***** DATA *****

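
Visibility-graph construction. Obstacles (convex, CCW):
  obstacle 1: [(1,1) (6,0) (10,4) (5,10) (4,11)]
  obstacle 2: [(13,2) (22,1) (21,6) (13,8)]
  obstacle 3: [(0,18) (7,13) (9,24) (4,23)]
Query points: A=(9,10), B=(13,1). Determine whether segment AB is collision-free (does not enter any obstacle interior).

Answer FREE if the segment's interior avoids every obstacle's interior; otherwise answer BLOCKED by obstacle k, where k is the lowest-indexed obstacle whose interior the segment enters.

FREE

Obstacle 1 [(1,1) (6,0) (10,4) (5,10) (4,11)]:
  edge (1,1)–(6,0): clear
  edge (6,0)–(10,4): clear
  edge (10,4)–(5,10): clear
  edge (5,10)–(4,11): clear
  edge (4,11)–(1,1): clear
  midpoint (11,11/2) outside
  → clear
Obstacle 2 [(13,2) (22,1) (21,6) (13,8)]:
  edge (13,2)–(22,1): clear
  edge (22,1)–(21,6): clear
  edge (21,6)–(13,8): clear
  edge (13,8)–(13,2): clear
  midpoint (11,11/2) outside
  → clear
Obstacle 3 [(0,18) (7,13) (9,24) (4,23)]:
  edge (0,18)–(7,13): clear
  edge (7,13)–(9,24): clear
  edge (9,24)–(4,23): clear
  edge (4,23)–(0,18): clear
  midpoint (11,11/2) outside
  → clear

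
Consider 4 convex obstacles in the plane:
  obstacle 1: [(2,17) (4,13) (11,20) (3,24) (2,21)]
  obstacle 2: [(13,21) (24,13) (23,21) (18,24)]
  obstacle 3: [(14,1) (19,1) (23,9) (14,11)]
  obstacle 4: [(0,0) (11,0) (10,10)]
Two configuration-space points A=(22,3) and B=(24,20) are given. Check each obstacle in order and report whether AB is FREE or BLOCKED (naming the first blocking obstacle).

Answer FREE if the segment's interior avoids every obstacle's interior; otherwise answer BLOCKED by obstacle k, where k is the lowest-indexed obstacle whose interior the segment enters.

BLOCKED by obstacle 2

Obstacle 1 [(2,17) (4,13) (11,20) (3,24) (2,21)]:
  edge (2,17)–(4,13): clear
  edge (4,13)–(11,20): clear
  edge (11,20)–(3,24): clear
  edge (3,24)–(2,21): clear
  edge (2,21)–(2,17): clear
  midpoint (23,23/2) outside
  → clear
Obstacle 2 [(13,21) (24,13) (23,21) (18,24)]:
  edge (13,21)–(24,13): crosses AB
  edge (24,13)–(23,21): crosses AB
  edge (23,21)–(18,24): clear
  edge (18,24)–(13,21): clear
  → BLOCKED
Obstacle 3 [(14,1) (19,1) (23,9) (14,11)]:
  edge (14,1)–(19,1): clear
  edge (19,1)–(23,9): crosses AB
  edge (23,9)–(14,11): crosses AB
  edge (14,11)–(14,1): clear
  → BLOCKED
Obstacle 4 [(0,0) (11,0) (10,10)]:
  edge (0,0)–(11,0): clear
  edge (11,0)–(10,10): clear
  edge (10,10)–(0,0): clear
  midpoint (23,23/2) outside
  → clear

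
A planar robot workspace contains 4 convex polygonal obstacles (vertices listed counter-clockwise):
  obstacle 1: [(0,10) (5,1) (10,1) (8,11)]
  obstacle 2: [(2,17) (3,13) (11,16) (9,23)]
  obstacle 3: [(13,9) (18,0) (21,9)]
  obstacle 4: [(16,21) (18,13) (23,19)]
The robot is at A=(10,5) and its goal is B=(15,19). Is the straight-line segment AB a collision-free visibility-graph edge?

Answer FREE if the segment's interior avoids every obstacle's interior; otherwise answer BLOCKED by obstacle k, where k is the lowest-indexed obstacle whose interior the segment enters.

FREE

Obstacle 1 [(0,10) (5,1) (10,1) (8,11)]:
  edge (0,10)–(5,1): clear
  edge (5,1)–(10,1): clear
  edge (10,1)–(8,11): clear
  edge (8,11)–(0,10): clear
  midpoint (25/2,12) outside
  → clear
Obstacle 2 [(2,17) (3,13) (11,16) (9,23)]:
  edge (2,17)–(3,13): clear
  edge (3,13)–(11,16): clear
  edge (11,16)–(9,23): clear
  edge (9,23)–(2,17): clear
  midpoint (25/2,12) outside
  → clear
Obstacle 3 [(13,9) (18,0) (21,9)]:
  edge (13,9)–(18,0): clear
  edge (18,0)–(21,9): clear
  edge (21,9)–(13,9): clear
  midpoint (25/2,12) outside
  → clear
Obstacle 4 [(16,21) (18,13) (23,19)]:
  edge (16,21)–(18,13): clear
  edge (18,13)–(23,19): clear
  edge (23,19)–(16,21): clear
  midpoint (25/2,12) outside
  → clear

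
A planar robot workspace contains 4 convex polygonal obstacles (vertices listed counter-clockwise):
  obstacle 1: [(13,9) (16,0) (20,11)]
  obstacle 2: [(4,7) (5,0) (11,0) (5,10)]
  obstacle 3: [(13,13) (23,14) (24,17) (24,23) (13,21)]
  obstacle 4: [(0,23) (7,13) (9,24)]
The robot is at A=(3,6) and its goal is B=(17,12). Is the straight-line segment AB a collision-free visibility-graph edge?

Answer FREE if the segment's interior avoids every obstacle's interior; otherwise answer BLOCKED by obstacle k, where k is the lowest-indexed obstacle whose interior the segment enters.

Obstacle 1 [(13,9) (16,0) (20,11)]:
  edge (13,9)–(16,0): clear
  edge (16,0)–(20,11): clear
  edge (20,11)–(13,9): clear
  midpoint (10,9) outside
  → clear
Obstacle 2 [(4,7) (5,0) (11,0) (5,10)]:
  edge (4,7)–(5,0): crosses AB
  edge (5,0)–(11,0): clear
  edge (11,0)–(5,10): crosses AB
  edge (5,10)–(4,7): clear
  → BLOCKED
Obstacle 3 [(13,13) (23,14) (24,17) (24,23) (13,21)]:
  edge (13,13)–(23,14): clear
  edge (23,14)–(24,17): clear
  edge (24,17)–(24,23): clear
  edge (24,23)–(13,21): clear
  edge (13,21)–(13,13): clear
  midpoint (10,9) outside
  → clear
Obstacle 4 [(0,23) (7,13) (9,24)]:
  edge (0,23)–(7,13): clear
  edge (7,13)–(9,24): clear
  edge (9,24)–(0,23): clear
  midpoint (10,9) outside
  → clear

BLOCKED by obstacle 2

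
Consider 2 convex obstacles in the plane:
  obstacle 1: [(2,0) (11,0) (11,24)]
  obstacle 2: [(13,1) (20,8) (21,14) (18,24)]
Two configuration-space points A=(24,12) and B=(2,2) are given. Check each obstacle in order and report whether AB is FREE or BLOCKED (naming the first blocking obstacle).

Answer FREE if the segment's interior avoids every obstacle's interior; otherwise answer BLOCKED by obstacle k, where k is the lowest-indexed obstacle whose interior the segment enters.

BLOCKED by obstacle 1

Obstacle 1 [(2,0) (11,0) (11,24)]:
  edge (2,0)–(11,0): clear
  edge (11,0)–(11,24): crosses AB
  edge (11,24)–(2,0): crosses AB
  → BLOCKED
Obstacle 2 [(13,1) (20,8) (21,14) (18,24)]:
  edge (13,1)–(20,8): clear
  edge (20,8)–(21,14): crosses AB
  edge (21,14)–(18,24): clear
  edge (18,24)–(13,1): crosses AB
  → BLOCKED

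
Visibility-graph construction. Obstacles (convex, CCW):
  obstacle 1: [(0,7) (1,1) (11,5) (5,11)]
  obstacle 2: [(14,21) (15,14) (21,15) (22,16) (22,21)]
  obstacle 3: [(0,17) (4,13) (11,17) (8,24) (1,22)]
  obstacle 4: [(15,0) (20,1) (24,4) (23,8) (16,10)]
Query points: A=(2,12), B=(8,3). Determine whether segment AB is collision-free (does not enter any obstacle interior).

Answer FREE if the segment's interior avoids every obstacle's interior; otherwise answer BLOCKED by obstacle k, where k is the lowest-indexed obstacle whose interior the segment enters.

Obstacle 1 [(0,7) (1,1) (11,5) (5,11)]:
  edge (0,7)–(1,1): clear
  edge (1,1)–(11,5): crosses AB
  edge (11,5)–(5,11): clear
  edge (5,11)–(0,7): crosses AB
  → BLOCKED
Obstacle 2 [(14,21) (15,14) (21,15) (22,16) (22,21)]:
  edge (14,21)–(15,14): clear
  edge (15,14)–(21,15): clear
  edge (21,15)–(22,16): clear
  edge (22,16)–(22,21): clear
  edge (22,21)–(14,21): clear
  midpoint (5,15/2) outside
  → clear
Obstacle 3 [(0,17) (4,13) (11,17) (8,24) (1,22)]:
  edge (0,17)–(4,13): clear
  edge (4,13)–(11,17): clear
  edge (11,17)–(8,24): clear
  edge (8,24)–(1,22): clear
  edge (1,22)–(0,17): clear
  midpoint (5,15/2) outside
  → clear
Obstacle 4 [(15,0) (20,1) (24,4) (23,8) (16,10)]:
  edge (15,0)–(20,1): clear
  edge (20,1)–(24,4): clear
  edge (24,4)–(23,8): clear
  edge (23,8)–(16,10): clear
  edge (16,10)–(15,0): clear
  midpoint (5,15/2) outside
  → clear

BLOCKED by obstacle 1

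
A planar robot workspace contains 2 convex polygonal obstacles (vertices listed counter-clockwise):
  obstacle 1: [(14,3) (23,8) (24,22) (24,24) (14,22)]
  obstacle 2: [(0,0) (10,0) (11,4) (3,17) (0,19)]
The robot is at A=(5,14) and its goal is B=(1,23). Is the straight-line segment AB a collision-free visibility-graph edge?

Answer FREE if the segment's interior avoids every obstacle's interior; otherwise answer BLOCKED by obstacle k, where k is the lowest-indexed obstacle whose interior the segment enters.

Obstacle 1 [(14,3) (23,8) (24,22) (24,24) (14,22)]:
  edge (14,3)–(23,8): clear
  edge (23,8)–(24,22): clear
  edge (24,22)–(24,24): clear
  edge (24,24)–(14,22): clear
  edge (14,22)–(14,3): clear
  midpoint (3,37/2) outside
  → clear
Obstacle 2 [(0,0) (10,0) (11,4) (3,17) (0,19)]:
  edge (0,0)–(10,0): clear
  edge (10,0)–(11,4): clear
  edge (11,4)–(3,17): clear
  edge (3,17)–(0,19): clear
  edge (0,19)–(0,0): clear
  midpoint (3,37/2) outside
  → clear

FREE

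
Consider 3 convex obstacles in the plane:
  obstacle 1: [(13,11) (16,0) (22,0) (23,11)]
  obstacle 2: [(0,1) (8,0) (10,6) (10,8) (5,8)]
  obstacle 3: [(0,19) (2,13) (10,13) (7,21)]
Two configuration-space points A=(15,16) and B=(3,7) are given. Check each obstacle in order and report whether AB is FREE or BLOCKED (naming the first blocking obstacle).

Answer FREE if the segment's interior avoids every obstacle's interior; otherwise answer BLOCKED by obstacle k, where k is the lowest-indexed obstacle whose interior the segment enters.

FREE

Obstacle 1 [(13,11) (16,0) (22,0) (23,11)]:
  edge (13,11)–(16,0): clear
  edge (16,0)–(22,0): clear
  edge (22,0)–(23,11): clear
  edge (23,11)–(13,11): clear
  midpoint (9,23/2) outside
  → clear
Obstacle 2 [(0,1) (8,0) (10,6) (10,8) (5,8)]:
  edge (0,1)–(8,0): clear
  edge (8,0)–(10,6): clear
  edge (10,6)–(10,8): clear
  edge (10,8)–(5,8): clear
  edge (5,8)–(0,1): clear
  midpoint (9,23/2) outside
  → clear
Obstacle 3 [(0,19) (2,13) (10,13) (7,21)]:
  edge (0,19)–(2,13): clear
  edge (2,13)–(10,13): clear
  edge (10,13)–(7,21): clear
  edge (7,21)–(0,19): clear
  midpoint (9,23/2) outside
  → clear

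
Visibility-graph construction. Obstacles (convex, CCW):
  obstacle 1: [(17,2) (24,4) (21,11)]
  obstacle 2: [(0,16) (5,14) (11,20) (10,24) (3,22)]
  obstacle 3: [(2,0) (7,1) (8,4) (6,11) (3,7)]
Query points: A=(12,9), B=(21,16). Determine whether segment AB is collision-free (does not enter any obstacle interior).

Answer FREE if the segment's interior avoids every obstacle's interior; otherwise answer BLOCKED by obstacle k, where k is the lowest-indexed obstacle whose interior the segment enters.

FREE

Obstacle 1 [(17,2) (24,4) (21,11)]:
  edge (17,2)–(24,4): clear
  edge (24,4)–(21,11): clear
  edge (21,11)–(17,2): clear
  midpoint (33/2,25/2) outside
  → clear
Obstacle 2 [(0,16) (5,14) (11,20) (10,24) (3,22)]:
  edge (0,16)–(5,14): clear
  edge (5,14)–(11,20): clear
  edge (11,20)–(10,24): clear
  edge (10,24)–(3,22): clear
  edge (3,22)–(0,16): clear
  midpoint (33/2,25/2) outside
  → clear
Obstacle 3 [(2,0) (7,1) (8,4) (6,11) (3,7)]:
  edge (2,0)–(7,1): clear
  edge (7,1)–(8,4): clear
  edge (8,4)–(6,11): clear
  edge (6,11)–(3,7): clear
  edge (3,7)–(2,0): clear
  midpoint (33/2,25/2) outside
  → clear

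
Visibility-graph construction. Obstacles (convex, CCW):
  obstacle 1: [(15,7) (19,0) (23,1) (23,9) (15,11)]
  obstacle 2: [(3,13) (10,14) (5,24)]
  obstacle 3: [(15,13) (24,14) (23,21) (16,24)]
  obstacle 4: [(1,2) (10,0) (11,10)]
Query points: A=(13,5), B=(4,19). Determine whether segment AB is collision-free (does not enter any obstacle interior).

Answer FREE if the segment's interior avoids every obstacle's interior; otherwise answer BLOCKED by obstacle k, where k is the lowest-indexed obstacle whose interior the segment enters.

Obstacle 1 [(15,7) (19,0) (23,1) (23,9) (15,11)]:
  edge (15,7)–(19,0): clear
  edge (19,0)–(23,1): clear
  edge (23,1)–(23,9): clear
  edge (23,9)–(15,11): clear
  edge (15,11)–(15,7): clear
  midpoint (17/2,12) outside
  → clear
Obstacle 2 [(3,13) (10,14) (5,24)]:
  edge (3,13)–(10,14): crosses AB
  edge (10,14)–(5,24): clear
  edge (5,24)–(3,13): crosses AB
  → BLOCKED
Obstacle 3 [(15,13) (24,14) (23,21) (16,24)]:
  edge (15,13)–(24,14): clear
  edge (24,14)–(23,21): clear
  edge (23,21)–(16,24): clear
  edge (16,24)–(15,13): clear
  midpoint (17/2,12) outside
  → clear
Obstacle 4 [(1,2) (10,0) (11,10)]:
  edge (1,2)–(10,0): clear
  edge (10,0)–(11,10): crosses AB
  edge (11,10)–(1,2): crosses AB
  → BLOCKED

BLOCKED by obstacle 2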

*****

In the listing above, find the line with "obstacle 2: [(14,21)" and the line with "Query points: A=(2,12), B=(8,3).", then reproduce both and every line between them exactly.

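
  obstacle 2: [(14,21) (15,14) (21,15) (22,16) (22,21)]
  obstacle 3: [(0,17) (4,13) (11,17) (8,24) (1,22)]
  obstacle 4: [(15,0) (20,1) (24,4) (23,8) (16,10)]
Query points: A=(2,12), B=(8,3). Determine whether segment AB is collision-free (does not enter any obstacle interior).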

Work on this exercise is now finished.